### Work order
Set down exactly, and only, the lines from the one with "(Molar mass of C6H8O6" to the final line of the entries, both included.

[[ Records for this exercise, beginning ]]

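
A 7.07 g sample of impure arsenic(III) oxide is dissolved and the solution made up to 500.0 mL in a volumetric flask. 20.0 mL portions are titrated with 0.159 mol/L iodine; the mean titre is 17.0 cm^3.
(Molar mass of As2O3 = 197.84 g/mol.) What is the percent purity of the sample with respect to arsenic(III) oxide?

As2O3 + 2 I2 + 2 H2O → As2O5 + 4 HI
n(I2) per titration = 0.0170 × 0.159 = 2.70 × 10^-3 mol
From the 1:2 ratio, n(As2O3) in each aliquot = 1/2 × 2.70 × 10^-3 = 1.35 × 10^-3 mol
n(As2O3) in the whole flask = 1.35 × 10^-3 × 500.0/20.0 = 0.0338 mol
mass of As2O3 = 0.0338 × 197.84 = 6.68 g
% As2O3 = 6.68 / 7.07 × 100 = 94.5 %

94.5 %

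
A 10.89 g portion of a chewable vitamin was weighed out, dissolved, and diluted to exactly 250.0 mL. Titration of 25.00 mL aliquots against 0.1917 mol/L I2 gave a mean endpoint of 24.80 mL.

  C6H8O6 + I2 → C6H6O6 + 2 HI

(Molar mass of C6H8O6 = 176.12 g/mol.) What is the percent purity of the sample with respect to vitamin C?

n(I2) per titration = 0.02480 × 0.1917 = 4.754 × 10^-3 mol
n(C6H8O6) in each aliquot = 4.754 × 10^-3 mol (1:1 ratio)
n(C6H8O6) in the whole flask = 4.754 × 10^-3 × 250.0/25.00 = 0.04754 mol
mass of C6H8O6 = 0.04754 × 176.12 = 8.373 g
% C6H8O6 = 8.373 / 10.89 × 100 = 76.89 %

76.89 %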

[[ Records for this exercise, end ]]

### Expected answer
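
(Molar mass of C6H8O6 = 176.12 g/mol.) What is the percent purity of the sample with respect to vitamin C?

n(I2) per titration = 0.02480 × 0.1917 = 4.754 × 10^-3 mol
n(C6H8O6) in each aliquot = 4.754 × 10^-3 mol (1:1 ratio)
n(C6H8O6) in the whole flask = 4.754 × 10^-3 × 250.0/25.00 = 0.04754 mol
mass of C6H8O6 = 0.04754 × 176.12 = 8.373 g
% C6H8O6 = 8.373 / 10.89 × 100 = 76.89 %

76.89 %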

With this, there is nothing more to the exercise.